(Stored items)
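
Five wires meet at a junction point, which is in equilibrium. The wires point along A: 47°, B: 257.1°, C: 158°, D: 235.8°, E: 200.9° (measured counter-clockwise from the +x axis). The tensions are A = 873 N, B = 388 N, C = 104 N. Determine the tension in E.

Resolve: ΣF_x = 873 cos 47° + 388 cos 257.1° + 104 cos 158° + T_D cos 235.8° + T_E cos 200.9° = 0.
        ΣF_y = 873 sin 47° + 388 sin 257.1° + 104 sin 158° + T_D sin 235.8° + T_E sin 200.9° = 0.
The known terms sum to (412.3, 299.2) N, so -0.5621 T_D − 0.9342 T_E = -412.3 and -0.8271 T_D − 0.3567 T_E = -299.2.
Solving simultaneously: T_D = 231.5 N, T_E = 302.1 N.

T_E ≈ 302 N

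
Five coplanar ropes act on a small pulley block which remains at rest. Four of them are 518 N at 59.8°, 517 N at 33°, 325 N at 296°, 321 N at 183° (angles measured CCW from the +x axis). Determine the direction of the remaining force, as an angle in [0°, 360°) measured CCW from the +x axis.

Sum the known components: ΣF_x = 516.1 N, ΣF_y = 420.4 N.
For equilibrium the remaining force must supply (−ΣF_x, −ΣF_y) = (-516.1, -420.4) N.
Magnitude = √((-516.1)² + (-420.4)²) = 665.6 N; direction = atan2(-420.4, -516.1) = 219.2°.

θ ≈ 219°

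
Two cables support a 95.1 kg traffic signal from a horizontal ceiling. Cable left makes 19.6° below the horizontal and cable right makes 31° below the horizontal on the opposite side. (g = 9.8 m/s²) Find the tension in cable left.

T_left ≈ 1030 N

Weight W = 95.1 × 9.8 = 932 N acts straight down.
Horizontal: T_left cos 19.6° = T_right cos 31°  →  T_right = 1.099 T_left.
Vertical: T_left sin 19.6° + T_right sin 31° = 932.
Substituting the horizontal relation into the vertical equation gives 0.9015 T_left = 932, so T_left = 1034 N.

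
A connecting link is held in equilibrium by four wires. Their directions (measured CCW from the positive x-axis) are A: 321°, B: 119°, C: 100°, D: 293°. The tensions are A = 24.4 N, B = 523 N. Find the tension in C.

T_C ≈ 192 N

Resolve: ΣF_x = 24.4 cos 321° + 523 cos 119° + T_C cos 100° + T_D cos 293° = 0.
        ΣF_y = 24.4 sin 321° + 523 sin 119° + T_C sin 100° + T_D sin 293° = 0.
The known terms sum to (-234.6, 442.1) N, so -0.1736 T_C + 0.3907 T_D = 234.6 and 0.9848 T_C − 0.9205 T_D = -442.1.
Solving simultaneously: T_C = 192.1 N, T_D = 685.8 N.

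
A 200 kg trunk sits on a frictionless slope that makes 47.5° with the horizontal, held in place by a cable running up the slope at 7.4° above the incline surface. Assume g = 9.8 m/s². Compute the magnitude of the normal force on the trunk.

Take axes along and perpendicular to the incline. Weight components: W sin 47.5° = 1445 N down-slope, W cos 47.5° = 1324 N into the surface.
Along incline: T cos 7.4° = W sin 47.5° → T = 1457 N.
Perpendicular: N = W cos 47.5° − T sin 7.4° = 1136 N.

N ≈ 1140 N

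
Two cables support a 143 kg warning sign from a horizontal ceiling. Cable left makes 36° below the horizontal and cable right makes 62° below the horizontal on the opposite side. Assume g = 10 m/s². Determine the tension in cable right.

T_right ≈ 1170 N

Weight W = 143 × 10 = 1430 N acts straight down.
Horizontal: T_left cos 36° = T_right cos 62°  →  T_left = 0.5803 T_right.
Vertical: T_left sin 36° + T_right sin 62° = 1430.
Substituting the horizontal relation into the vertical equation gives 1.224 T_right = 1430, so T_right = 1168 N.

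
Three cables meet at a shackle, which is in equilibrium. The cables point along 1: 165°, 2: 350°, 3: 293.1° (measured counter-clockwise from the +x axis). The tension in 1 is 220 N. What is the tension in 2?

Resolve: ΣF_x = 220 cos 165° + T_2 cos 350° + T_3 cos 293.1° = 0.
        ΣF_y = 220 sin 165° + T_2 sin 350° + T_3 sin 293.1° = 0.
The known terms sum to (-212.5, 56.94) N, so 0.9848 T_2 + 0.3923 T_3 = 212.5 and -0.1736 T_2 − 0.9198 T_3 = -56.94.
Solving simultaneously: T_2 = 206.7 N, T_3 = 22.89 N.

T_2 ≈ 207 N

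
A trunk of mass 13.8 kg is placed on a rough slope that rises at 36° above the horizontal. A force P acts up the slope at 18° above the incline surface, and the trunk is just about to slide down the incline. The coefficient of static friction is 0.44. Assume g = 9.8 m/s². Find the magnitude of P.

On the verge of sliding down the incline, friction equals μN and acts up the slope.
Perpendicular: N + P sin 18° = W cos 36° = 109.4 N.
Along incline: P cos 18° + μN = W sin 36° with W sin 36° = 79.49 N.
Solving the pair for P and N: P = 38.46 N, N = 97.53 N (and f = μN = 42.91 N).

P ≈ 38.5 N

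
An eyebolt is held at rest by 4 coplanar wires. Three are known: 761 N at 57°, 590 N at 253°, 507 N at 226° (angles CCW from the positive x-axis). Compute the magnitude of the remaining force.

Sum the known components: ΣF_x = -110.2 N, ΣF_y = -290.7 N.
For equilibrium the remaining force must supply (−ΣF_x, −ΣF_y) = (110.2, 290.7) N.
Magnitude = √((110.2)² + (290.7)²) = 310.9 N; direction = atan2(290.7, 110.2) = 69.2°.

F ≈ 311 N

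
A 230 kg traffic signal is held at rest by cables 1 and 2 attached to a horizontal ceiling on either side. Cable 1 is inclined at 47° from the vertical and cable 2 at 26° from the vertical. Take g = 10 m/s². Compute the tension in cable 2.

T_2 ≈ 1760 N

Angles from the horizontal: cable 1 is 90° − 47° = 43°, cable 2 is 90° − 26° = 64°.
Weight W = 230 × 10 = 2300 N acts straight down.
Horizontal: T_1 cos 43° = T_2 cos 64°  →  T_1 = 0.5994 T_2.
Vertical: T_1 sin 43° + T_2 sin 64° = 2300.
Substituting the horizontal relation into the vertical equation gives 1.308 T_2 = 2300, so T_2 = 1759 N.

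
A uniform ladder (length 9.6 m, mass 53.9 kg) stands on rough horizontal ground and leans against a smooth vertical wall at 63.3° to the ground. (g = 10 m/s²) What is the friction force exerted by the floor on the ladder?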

==

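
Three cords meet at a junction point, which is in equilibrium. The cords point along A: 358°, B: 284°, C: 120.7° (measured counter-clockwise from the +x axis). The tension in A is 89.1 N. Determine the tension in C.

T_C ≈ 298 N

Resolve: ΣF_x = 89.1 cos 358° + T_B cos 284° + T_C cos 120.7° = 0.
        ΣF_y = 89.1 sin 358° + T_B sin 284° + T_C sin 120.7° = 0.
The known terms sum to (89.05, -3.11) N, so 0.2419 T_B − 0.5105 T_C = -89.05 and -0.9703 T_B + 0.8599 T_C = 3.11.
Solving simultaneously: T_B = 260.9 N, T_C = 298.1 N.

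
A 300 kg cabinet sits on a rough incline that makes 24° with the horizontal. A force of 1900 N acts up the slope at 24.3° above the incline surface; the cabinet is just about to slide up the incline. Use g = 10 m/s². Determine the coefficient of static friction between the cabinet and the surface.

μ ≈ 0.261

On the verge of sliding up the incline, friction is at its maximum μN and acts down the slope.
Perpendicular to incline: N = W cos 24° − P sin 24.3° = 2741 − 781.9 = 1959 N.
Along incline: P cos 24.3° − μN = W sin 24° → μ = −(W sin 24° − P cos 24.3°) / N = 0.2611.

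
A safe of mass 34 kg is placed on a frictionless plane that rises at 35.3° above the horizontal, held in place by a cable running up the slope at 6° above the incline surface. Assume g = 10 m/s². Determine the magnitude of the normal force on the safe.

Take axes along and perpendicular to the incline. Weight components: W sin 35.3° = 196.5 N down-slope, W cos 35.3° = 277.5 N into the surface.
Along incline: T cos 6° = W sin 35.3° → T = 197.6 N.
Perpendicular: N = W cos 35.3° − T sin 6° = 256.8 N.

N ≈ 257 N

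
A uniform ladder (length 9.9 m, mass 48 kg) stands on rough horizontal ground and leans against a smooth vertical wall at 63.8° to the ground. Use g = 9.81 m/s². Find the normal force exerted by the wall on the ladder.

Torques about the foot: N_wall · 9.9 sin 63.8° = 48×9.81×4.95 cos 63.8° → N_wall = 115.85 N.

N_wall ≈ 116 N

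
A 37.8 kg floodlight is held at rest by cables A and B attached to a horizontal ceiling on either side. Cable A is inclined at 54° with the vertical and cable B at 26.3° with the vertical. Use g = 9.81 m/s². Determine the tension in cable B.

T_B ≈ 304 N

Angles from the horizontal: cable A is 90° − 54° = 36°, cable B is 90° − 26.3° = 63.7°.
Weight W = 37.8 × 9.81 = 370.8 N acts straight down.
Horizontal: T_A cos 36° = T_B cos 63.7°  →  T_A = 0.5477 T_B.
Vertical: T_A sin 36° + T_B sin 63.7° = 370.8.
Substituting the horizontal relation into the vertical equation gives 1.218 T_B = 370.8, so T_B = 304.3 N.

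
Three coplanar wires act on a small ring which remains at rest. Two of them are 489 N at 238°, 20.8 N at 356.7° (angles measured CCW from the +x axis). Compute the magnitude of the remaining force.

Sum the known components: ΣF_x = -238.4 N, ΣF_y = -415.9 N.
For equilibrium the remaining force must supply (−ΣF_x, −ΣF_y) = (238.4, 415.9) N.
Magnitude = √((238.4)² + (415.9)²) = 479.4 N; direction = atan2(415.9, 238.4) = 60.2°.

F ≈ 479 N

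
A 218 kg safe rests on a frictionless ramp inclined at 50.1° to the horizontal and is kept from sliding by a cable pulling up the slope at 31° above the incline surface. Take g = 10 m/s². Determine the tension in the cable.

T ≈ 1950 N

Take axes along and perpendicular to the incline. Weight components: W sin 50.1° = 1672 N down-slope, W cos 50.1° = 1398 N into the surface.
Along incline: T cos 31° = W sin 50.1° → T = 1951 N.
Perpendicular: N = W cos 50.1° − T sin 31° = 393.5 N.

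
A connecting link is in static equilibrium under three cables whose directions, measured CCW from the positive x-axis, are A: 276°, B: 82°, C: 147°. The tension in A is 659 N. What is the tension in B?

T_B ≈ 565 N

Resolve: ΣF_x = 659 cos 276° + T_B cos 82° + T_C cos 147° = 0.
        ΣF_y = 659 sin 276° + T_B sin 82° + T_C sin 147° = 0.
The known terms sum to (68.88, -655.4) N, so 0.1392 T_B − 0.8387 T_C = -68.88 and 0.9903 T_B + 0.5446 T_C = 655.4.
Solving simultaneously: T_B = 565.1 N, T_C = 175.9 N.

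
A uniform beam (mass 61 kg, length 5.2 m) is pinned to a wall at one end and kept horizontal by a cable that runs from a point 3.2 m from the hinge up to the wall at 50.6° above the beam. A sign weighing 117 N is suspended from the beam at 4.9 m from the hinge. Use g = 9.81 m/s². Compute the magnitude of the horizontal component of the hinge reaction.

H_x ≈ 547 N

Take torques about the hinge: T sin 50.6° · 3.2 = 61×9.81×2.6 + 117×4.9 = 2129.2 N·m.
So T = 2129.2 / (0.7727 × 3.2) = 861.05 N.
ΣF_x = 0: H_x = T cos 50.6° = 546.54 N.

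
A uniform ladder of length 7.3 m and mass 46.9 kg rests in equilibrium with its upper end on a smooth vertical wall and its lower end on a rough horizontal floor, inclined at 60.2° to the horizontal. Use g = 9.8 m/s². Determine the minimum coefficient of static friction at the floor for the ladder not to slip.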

(Work instruction) For this exercise, gather every line of the data that contains the word "floor".

(Output below)
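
A uniform ladder (length 9.6 m, mass 53.9 kg) stands on rough horizontal ground and leans against a smooth vertical wall at 63.3° to the ground. (g = 10 m/s²) What is the friction force exerted by the floor on the ladder?
A uniform ladder of length 7.3 m and mass 46.9 kg rests in equilibrium with its upper end on a smooth vertical wall and its lower end on a rough horizontal floor, inclined at 60.2° to the horizontal. Use g = 9.8 m/s². Determine the minimum coefficient of static friction at the floor for the ladder not to slip.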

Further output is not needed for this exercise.